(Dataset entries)
══════════

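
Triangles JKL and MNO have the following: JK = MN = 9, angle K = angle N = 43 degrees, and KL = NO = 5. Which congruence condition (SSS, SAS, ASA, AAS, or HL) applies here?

The given information provides:
JK = MN = 9, angle K = angle N = 43 degrees, and KL = NO = 5
This matches the SAS congruence theorem.
Two pairs of corresponding sides and the included angle are equal (Side-Angle-Side).

SAS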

══════════

[EXERCISE DESCRIPTION]: Once more, write out all the data above exactly as given.

[ANSWER SPACE]:
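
Triangles JKL and MNO have the following: JK = MN = 9, angle K = angle N = 43 degrees, and KL = NO = 5. Which congruence condition (SSS, SAS, ASA, AAS, or HL) applies here?

The given information provides:
JK = MN = 9, angle K = angle N = 43 degrees, and KL = NO = 5
This matches the SAS congruence theorem.
Two pairs of corresponding sides and the included angle are equal (Side-Angle-Side).

SAS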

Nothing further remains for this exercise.